* What you will do *
Would you output the entries below only from the line containing "A 279682-frame clip" through the line containing "A marker is placed at 00:35:42.27", exactly as they stand and with both ends included?
====== Data supplied ======
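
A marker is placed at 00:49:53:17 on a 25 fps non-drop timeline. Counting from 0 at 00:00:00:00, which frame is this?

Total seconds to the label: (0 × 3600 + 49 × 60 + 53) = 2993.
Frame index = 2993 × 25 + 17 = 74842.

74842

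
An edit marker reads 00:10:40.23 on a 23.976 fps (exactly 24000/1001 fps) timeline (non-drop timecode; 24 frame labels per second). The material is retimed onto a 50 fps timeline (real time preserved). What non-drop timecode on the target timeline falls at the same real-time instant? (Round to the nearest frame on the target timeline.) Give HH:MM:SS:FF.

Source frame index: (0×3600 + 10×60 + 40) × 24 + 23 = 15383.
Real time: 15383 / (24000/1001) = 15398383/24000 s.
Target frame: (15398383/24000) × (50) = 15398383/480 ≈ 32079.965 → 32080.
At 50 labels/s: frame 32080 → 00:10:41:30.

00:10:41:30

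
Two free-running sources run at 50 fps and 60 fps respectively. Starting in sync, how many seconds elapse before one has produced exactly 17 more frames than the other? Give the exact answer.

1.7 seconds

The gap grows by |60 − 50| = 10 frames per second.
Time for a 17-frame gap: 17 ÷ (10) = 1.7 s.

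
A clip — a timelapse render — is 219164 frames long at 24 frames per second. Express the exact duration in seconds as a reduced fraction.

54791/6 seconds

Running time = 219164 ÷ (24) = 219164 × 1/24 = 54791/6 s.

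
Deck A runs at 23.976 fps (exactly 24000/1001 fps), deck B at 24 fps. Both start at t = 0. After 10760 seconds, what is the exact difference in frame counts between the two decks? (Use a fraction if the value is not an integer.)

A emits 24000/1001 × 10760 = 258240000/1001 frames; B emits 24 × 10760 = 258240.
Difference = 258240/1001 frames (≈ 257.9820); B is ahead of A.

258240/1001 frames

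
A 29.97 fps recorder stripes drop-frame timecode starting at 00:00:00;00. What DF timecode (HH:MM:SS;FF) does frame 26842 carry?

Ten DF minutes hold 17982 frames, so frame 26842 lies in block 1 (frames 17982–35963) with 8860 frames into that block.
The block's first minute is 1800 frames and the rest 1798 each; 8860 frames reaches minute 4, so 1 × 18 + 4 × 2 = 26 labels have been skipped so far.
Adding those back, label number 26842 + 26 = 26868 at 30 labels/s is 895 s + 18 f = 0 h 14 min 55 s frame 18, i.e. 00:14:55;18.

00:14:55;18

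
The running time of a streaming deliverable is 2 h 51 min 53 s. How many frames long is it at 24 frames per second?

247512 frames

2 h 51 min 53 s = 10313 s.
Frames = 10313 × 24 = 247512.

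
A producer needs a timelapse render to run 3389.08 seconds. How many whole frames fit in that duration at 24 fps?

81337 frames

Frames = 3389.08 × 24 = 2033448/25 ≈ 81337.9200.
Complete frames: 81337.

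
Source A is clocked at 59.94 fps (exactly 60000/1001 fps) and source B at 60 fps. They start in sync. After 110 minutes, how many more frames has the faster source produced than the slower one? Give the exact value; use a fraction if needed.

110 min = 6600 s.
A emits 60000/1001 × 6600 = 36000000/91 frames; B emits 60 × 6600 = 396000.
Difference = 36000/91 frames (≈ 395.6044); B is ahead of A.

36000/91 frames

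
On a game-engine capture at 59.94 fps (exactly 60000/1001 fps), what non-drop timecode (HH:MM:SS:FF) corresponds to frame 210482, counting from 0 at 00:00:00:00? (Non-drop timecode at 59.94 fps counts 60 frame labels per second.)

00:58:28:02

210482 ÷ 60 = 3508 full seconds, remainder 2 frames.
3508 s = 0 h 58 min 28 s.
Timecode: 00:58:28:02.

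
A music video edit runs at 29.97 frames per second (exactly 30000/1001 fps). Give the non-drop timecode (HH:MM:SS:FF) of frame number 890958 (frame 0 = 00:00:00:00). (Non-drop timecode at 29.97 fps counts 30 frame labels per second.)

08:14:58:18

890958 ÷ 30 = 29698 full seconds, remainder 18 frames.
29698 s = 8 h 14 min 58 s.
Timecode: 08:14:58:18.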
======
====== Data supplied ======
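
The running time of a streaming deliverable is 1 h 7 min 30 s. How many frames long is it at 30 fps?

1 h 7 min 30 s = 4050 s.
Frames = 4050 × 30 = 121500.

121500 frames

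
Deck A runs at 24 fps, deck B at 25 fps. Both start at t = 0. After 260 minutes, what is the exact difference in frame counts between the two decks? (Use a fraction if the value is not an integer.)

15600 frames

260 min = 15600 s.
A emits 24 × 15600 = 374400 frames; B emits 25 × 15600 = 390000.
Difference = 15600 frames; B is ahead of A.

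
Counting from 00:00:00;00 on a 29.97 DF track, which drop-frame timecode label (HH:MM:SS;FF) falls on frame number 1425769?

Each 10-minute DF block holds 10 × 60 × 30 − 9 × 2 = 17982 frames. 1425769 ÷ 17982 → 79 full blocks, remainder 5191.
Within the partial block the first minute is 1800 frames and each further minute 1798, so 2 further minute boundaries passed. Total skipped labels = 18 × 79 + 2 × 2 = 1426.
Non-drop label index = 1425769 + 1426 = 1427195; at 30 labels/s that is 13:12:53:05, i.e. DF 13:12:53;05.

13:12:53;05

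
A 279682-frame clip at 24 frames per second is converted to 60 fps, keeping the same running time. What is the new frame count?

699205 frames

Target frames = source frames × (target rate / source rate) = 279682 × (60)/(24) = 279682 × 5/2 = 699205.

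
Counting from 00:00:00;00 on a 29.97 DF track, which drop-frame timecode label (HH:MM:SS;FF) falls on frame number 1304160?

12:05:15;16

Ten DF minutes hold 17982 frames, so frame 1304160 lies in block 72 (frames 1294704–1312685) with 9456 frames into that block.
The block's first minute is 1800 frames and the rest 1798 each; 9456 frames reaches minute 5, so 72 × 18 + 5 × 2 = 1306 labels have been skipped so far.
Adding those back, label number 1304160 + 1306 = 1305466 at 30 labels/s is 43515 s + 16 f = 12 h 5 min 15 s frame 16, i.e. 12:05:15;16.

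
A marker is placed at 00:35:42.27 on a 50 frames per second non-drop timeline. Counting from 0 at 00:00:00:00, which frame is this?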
======
====== Data supplied ======
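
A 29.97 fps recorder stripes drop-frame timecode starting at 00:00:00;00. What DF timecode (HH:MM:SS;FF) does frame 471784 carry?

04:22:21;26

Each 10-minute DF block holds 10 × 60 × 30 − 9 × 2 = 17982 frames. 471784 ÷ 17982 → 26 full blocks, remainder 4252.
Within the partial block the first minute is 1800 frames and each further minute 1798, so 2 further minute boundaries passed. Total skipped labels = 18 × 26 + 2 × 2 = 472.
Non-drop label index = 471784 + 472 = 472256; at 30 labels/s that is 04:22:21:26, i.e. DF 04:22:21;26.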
======
* Written solution *
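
A 279682-frame clip at 24 frames per second is converted to 60 fps, keeping the same running time. What is the new frame count?

699205 frames

Target frames = source frames × (target rate / source rate) = 279682 × (60)/(24) = 279682 × 5/2 = 699205.

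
Counting from 00:00:00;00 on a 29.97 DF track, which drop-frame timecode label (HH:MM:SS;FF) falls on frame number 1304160?

12:05:15;16

Ten DF minutes hold 17982 frames, so frame 1304160 lies in block 72 (frames 1294704–1312685) with 9456 frames into that block.
The block's first minute is 1800 frames and the rest 1798 each; 9456 frames reaches minute 5, so 72 × 18 + 5 × 2 = 1306 labels have been skipped so far.
Adding those back, label number 1304160 + 1306 = 1305466 at 30 labels/s is 43515 s + 16 f = 12 h 5 min 15 s frame 16, i.e. 12:05:15;16.

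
A marker is placed at 00:35:42.27 on a 50 frames per second non-drop timeline. Counting from 0 at 00:00:00:00, which frame is this?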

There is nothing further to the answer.